* **Work instructions**: Needed from the data below: every line from the one with "In the following" up to and including the one with "Find the maximin", repeated exactly and with nothing else.

══ Records supplied

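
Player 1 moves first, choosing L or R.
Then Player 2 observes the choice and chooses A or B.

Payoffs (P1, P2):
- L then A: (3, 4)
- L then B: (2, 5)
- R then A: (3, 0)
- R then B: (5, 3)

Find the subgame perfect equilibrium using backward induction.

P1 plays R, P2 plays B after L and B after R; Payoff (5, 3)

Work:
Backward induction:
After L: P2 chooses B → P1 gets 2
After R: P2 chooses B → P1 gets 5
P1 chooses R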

════
══ Records supplied

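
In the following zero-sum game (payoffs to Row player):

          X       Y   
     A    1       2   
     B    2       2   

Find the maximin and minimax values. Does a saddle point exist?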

════

* **Worked solution**:
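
In the following zero-sum game (payoffs to Row player):

          X       Y   
     A    1       2   
     B    2       2   

Find the maximin and minimax values. Does a saddle point exist?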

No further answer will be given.